*** Opening Dataset records ***

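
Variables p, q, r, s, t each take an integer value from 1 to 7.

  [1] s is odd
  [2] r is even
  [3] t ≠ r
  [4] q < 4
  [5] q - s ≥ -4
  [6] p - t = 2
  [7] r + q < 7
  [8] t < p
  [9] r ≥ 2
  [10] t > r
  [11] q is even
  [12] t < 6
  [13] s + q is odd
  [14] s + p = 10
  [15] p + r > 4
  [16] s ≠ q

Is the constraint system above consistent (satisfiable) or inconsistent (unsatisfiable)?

Try p = 5, q = 2, r = 2, s = 5, t = 3.
Check constraint 5: q - s = -3; constraint 6: p - t = 2. The remaining constraints are straightforward to verify.

Satisfiable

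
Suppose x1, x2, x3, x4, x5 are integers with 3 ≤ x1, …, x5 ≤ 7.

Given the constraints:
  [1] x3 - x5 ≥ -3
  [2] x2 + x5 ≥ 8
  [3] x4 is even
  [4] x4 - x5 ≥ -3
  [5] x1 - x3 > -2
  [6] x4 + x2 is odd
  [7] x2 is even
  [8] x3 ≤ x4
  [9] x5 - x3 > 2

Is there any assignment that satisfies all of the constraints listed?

Constraint 3 makes x4 even and constraint 7 makes x2 even, so x4 + x2 must be even. Constraint 6 says x4 + x2 is odd — contradiction.

Unsatisfiable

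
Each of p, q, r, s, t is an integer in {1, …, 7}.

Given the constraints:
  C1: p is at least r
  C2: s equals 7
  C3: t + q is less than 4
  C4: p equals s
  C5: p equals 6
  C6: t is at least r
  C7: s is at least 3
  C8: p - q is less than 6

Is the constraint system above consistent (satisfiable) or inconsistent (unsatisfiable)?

Constraint 5 fixes p = 6 and constraint 2 fixes s = 7, but constraint 4 requires p = s. Since 6 ≠ 7, contradiction.

Unsatisfiable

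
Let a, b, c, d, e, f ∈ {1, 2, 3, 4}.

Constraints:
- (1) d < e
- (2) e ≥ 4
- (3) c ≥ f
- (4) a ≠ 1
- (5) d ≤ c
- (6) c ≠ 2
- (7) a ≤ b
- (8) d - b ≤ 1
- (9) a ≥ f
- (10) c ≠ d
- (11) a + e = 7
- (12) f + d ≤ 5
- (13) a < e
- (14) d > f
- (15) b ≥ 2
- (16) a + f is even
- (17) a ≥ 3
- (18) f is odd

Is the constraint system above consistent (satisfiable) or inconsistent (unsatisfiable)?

Take a = 3, b = 4, c = 4, d = 3, e = 4, f = 1. Then constraint 8: d - b = -1; constraint 11: a + e = 7, and every other listed constraint is also met.

Satisfiable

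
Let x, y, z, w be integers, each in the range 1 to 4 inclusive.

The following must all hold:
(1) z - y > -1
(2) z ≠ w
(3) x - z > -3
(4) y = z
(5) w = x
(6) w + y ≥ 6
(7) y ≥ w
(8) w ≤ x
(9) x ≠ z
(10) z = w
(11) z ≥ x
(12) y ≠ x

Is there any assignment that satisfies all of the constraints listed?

From constraints 4, 5, and 10, y = z = w = x, so y = x. But constraint 12 says y ≠ x. Contradiction.

Unsatisfiable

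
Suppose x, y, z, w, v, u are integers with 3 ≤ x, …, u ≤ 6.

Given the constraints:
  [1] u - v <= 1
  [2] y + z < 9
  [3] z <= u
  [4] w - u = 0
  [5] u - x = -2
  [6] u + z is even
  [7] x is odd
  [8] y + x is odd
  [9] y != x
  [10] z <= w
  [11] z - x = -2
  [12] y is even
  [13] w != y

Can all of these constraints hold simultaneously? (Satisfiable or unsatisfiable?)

The assignment x = 5, y = 4, z = 3, w = 3, v = 4, u = 3 works:
  constraint 1 holds since u - v = -1.
  constraint 2 holds since y + z = 7.
The rest check out directly.

Satisfiable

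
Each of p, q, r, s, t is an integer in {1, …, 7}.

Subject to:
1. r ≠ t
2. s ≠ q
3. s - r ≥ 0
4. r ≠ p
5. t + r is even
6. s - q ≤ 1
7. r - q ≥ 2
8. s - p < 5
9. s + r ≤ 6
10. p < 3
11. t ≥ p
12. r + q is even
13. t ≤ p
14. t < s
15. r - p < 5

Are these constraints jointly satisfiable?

Constraints 3, 6, and 7 give r − q ≥ 2, q − s ≥ -1, s − r ≥ 0.
Adding all 3 inequalities: the left sides telescope to 0, and the right sides sum to 2 + (-1) + 0 = 1. So 0 ≥ 1, which is false.

Unsatisfiable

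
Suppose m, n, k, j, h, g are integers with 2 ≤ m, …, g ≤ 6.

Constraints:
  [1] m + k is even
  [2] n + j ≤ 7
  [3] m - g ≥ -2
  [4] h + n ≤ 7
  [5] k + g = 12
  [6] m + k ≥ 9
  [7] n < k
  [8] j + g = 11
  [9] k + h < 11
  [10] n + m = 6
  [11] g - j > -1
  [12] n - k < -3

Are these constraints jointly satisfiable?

Satisfiable

Try m = 4, n = 2, k = 6, j = 5, h = 2, g = 6.
Check constraint 2: n + j = 7; constraint 3: m - g = -2. The remaining constraints are straightforward to verify.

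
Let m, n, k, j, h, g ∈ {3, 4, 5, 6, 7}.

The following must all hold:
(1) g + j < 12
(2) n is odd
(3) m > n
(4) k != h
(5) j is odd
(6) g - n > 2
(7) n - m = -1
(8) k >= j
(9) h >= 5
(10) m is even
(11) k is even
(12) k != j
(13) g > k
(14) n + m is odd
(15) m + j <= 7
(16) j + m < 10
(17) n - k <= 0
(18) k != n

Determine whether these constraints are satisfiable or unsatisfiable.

Try m = 4, n = 3, k = 6, j = 3, h = 7, g = 7.
Check constraint 1: g + j = 10; constraint 6: g - n = 4. The remaining constraints are straightforward to verify.

Satisfiable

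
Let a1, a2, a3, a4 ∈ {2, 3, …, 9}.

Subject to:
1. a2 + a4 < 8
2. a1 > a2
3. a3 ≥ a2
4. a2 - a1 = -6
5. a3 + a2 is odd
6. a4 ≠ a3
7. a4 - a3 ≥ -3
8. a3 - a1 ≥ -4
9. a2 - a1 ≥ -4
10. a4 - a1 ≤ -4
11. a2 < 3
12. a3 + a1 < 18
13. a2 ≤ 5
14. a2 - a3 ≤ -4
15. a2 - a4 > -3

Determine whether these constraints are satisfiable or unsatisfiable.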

*** Closing Dataset records ***

- Your instructions -
The response should consist of the number of lines in the data that hold the word "Suppose", with nothing added.

- Task response -
3